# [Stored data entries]
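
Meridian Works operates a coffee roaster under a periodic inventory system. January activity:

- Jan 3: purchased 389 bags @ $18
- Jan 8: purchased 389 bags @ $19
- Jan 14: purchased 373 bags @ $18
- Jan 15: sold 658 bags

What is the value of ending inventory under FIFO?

Jan 15, 658 sold [FIFO — oldest first]: 389 @ $18 + 269 @ $19 = $12,113
Ending inventory: 120 @ $19 + 373 @ $18 = $8,994
Check: goods available $21,107 = COGS $12,113 + ending $8,994

Ending inventory = $8,994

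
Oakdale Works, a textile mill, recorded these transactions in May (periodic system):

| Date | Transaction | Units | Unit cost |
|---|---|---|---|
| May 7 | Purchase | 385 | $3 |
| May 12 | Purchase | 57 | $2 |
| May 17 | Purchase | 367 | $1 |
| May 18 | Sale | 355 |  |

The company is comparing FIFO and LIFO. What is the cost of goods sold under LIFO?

COGS = $355

FIFO COGS: 355 @ $3 = $1,065
LIFO COGS: 355 @ $1 = $355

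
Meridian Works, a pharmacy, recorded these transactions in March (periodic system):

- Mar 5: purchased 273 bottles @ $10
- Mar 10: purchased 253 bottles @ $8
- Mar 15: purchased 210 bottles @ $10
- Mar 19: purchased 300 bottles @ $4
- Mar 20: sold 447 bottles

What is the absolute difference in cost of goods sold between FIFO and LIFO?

$1,452

FIFO COGS: 273 @ $10 + 174 @ $8 = $4,122
LIFO COGS: 300 @ $4 + 147 @ $10 = $2,670
Difference = |$4,122 − $2,670| = $1,452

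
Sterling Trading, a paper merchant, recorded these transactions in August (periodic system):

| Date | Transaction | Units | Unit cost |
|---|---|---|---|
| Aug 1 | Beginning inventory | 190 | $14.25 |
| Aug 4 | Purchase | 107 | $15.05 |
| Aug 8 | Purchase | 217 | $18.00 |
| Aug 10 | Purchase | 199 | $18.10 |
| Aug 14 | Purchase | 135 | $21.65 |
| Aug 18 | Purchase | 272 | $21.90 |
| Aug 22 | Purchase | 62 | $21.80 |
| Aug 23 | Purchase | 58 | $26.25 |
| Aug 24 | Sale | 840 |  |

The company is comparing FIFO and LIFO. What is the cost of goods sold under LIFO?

FIFO COGS: 190 @ $14.25 + 107 @ $15.05 + 217 @ $18.00 + 199 @ $18.10 + 127 @ $21.65 = $14,575.30
LIFO COGS: 58 @ $26.25 + 62 @ $21.80 + 272 @ $21.90 + 135 @ $21.65 + 199 @ $18.10 + 114 @ $18.00 = $17,407.55

COGS = $17,407.55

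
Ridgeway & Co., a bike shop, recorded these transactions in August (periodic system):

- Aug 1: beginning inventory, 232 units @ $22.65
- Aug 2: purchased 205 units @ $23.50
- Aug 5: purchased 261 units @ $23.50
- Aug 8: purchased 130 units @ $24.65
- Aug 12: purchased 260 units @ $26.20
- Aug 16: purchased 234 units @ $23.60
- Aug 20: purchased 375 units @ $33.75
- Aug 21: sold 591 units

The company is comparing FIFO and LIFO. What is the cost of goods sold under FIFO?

FIFO COGS: 232 @ $22.65 + 205 @ $23.50 + 154 @ $23.50 = $13,691.30
LIFO COGS: 375 @ $33.75 + 216 @ $23.60 = $17,753.85

COGS = $13,691.30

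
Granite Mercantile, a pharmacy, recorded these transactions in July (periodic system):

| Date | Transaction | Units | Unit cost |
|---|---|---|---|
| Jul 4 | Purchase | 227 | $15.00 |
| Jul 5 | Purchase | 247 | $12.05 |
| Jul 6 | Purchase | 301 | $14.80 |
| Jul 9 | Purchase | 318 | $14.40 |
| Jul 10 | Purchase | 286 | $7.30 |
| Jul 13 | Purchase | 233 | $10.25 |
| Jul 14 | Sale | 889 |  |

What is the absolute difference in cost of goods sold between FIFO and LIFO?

FIFO COGS: 227 @ $15.00 + 247 @ $12.05 + 301 @ $14.80 + 114 @ $14.40 = $12,477.75
LIFO COGS: 233 @ $10.25 + 286 @ $7.30 + 318 @ $14.40 + 52 @ $14.80 = $9,824.85
Difference = |$12,477.75 − $9,824.85| = $2,652.90

$2,652.90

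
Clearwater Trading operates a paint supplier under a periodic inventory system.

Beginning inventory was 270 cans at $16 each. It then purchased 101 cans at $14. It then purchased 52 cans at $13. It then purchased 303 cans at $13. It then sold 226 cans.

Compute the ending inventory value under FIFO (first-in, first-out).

Ending inventory = $6,733

Sale 1 (226) [FIFO — oldest first]: 226 @ $16 = $3,616
Ending inventory: 44 @ $16 + 101 @ $14 + 52 @ $13 + 303 @ $13 = $6,733
Check: goods available $10,349 = COGS $3,616 + ending $6,733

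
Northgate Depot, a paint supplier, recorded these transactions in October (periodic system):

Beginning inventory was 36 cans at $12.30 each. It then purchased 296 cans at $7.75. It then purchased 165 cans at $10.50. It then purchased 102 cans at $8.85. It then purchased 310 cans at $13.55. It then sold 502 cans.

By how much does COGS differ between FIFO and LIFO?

$1,534.65

FIFO COGS: 36 @ $12.30 + 296 @ $7.75 + 165 @ $10.50 + 5 @ $8.85 = $4,513.55
LIFO COGS: 310 @ $13.55 + 102 @ $8.85 + 90 @ $10.50 = $6,048.20
Difference = |$4,513.55 − $6,048.20| = $1,534.65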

# [WORK INSTRUCTIONS]
Copy out every record again, letter for letter.

# [TASK RESPONSE]
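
Meridian Works operates a coffee roaster under a periodic inventory system. January activity:

- Jan 3: purchased 389 bags @ $18
- Jan 8: purchased 389 bags @ $19
- Jan 14: purchased 373 bags @ $18
- Jan 15: sold 658 bags

What is the value of ending inventory under FIFO?

Jan 15, 658 sold [FIFO — oldest first]: 389 @ $18 + 269 @ $19 = $12,113
Ending inventory: 120 @ $19 + 373 @ $18 = $8,994
Check: goods available $21,107 = COGS $12,113 + ending $8,994

Ending inventory = $8,994

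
Oakdale Works, a textile mill, recorded these transactions in May (periodic system):

| Date | Transaction | Units | Unit cost |
|---|---|---|---|
| May 7 | Purchase | 385 | $3 |
| May 12 | Purchase | 57 | $2 |
| May 17 | Purchase | 367 | $1 |
| May 18 | Sale | 355 |  |

The company is comparing FIFO and LIFO. What is the cost of goods sold under LIFO?

COGS = $355

FIFO COGS: 355 @ $3 = $1,065
LIFO COGS: 355 @ $1 = $355

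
Meridian Works, a pharmacy, recorded these transactions in March (periodic system):

- Mar 5: purchased 273 bottles @ $10
- Mar 10: purchased 253 bottles @ $8
- Mar 15: purchased 210 bottles @ $10
- Mar 19: purchased 300 bottles @ $4
- Mar 20: sold 447 bottles

What is the absolute difference in cost of goods sold between FIFO and LIFO?

$1,452

FIFO COGS: 273 @ $10 + 174 @ $8 = $4,122
LIFO COGS: 300 @ $4 + 147 @ $10 = $2,670
Difference = |$4,122 − $2,670| = $1,452

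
Sterling Trading, a paper merchant, recorded these transactions in August (periodic system):

| Date | Transaction | Units | Unit cost |
|---|---|---|---|
| Aug 1 | Beginning inventory | 190 | $14.25 |
| Aug 4 | Purchase | 107 | $15.05 |
| Aug 8 | Purchase | 217 | $18.00 |
| Aug 10 | Purchase | 199 | $18.10 |
| Aug 14 | Purchase | 135 | $21.65 |
| Aug 18 | Purchase | 272 | $21.90 |
| Aug 22 | Purchase | 62 | $21.80 |
| Aug 23 | Purchase | 58 | $26.25 |
| Aug 24 | Sale | 840 |  |

The company is comparing FIFO and LIFO. What is the cost of goods sold under LIFO?

FIFO COGS: 190 @ $14.25 + 107 @ $15.05 + 217 @ $18.00 + 199 @ $18.10 + 127 @ $21.65 = $14,575.30
LIFO COGS: 58 @ $26.25 + 62 @ $21.80 + 272 @ $21.90 + 135 @ $21.65 + 199 @ $18.10 + 114 @ $18.00 = $17,407.55

COGS = $17,407.55

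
Ridgeway & Co., a bike shop, recorded these transactions in August (periodic system):

- Aug 1: beginning inventory, 232 units @ $22.65
- Aug 2: purchased 205 units @ $23.50
- Aug 5: purchased 261 units @ $23.50
- Aug 8: purchased 130 units @ $24.65
- Aug 12: purchased 260 units @ $26.20
- Aug 16: purchased 234 units @ $23.60
- Aug 20: purchased 375 units @ $33.75
- Aug 21: sold 591 units

The company is comparing FIFO and LIFO. What is the cost of goods sold under FIFO?

FIFO COGS: 232 @ $22.65 + 205 @ $23.50 + 154 @ $23.50 = $13,691.30
LIFO COGS: 375 @ $33.75 + 216 @ $23.60 = $17,753.85

COGS = $13,691.30

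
Granite Mercantile, a pharmacy, recorded these transactions in July (periodic system):

| Date | Transaction | Units | Unit cost |
|---|---|---|---|
| Jul 4 | Purchase | 227 | $15.00 |
| Jul 5 | Purchase | 247 | $12.05 |
| Jul 6 | Purchase | 301 | $14.80 |
| Jul 9 | Purchase | 318 | $14.40 |
| Jul 10 | Purchase | 286 | $7.30 |
| Jul 13 | Purchase | 233 | $10.25 |
| Jul 14 | Sale | 889 |  |

What is the absolute difference in cost of goods sold between FIFO and LIFO?

FIFO COGS: 227 @ $15.00 + 247 @ $12.05 + 301 @ $14.80 + 114 @ $14.40 = $12,477.75
LIFO COGS: 233 @ $10.25 + 286 @ $7.30 + 318 @ $14.40 + 52 @ $14.80 = $9,824.85
Difference = |$12,477.75 − $9,824.85| = $2,652.90

$2,652.90

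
Clearwater Trading operates a paint supplier under a periodic inventory system.

Beginning inventory was 270 cans at $16 each. It then purchased 101 cans at $14. It then purchased 52 cans at $13. It then purchased 303 cans at $13. It then sold 226 cans.

Compute the ending inventory value under FIFO (first-in, first-out).

Ending inventory = $6,733

Sale 1 (226) [FIFO — oldest first]: 226 @ $16 = $3,616
Ending inventory: 44 @ $16 + 101 @ $14 + 52 @ $13 + 303 @ $13 = $6,733
Check: goods available $10,349 = COGS $3,616 + ending $6,733

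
Northgate Depot, a paint supplier, recorded these transactions in October (periodic system):

Beginning inventory was 36 cans at $12.30 each. It then purchased 296 cans at $7.75. It then purchased 165 cans at $10.50. It then purchased 102 cans at $8.85. It then purchased 310 cans at $13.55. It then sold 502 cans.

By how much does COGS differ between FIFO and LIFO?

$1,534.65

FIFO COGS: 36 @ $12.30 + 296 @ $7.75 + 165 @ $10.50 + 5 @ $8.85 = $4,513.55
LIFO COGS: 310 @ $13.55 + 102 @ $8.85 + 90 @ $10.50 = $6,048.20
Difference = |$4,513.55 − $6,048.20| = $1,534.65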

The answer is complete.